> AIM OF THE TASK
Reading the listing that follows, count the lines where "attributes" appears, and answer with only that count.

**** PROVIDED DATA

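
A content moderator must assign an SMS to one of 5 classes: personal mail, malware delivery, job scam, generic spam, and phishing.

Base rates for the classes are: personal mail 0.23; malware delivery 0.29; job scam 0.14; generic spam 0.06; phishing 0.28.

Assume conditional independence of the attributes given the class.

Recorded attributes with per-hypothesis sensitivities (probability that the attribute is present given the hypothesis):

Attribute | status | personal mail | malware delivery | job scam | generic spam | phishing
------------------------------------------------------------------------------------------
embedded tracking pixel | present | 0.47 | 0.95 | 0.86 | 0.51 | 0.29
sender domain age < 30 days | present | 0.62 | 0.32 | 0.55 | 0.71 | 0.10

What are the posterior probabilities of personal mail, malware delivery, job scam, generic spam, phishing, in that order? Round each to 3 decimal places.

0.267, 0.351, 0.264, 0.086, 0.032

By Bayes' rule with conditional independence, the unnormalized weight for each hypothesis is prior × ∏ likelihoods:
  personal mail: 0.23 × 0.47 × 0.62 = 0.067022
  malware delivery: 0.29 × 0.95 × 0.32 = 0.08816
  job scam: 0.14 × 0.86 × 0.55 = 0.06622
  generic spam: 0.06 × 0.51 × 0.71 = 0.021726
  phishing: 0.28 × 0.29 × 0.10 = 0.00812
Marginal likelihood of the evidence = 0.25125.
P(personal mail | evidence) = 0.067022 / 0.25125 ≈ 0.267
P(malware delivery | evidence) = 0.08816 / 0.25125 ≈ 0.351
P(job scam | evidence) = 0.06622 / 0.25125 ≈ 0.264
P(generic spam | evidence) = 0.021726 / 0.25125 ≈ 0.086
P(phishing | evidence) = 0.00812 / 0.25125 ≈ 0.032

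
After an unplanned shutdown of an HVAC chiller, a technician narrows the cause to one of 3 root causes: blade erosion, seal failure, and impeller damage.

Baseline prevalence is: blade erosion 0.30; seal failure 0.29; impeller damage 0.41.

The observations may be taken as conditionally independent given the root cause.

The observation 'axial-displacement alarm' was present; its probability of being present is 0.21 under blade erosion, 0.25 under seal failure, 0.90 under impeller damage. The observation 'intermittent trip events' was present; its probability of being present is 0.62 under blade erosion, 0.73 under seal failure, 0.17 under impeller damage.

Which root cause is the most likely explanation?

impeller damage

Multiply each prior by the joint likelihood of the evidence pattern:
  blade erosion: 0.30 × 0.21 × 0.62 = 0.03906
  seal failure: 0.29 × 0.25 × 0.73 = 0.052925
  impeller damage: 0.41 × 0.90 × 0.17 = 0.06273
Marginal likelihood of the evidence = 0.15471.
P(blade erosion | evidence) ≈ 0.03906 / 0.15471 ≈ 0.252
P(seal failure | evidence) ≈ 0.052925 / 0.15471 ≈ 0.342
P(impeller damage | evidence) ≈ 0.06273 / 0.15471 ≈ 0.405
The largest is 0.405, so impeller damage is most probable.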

********

> EXPECTED ANSWER
2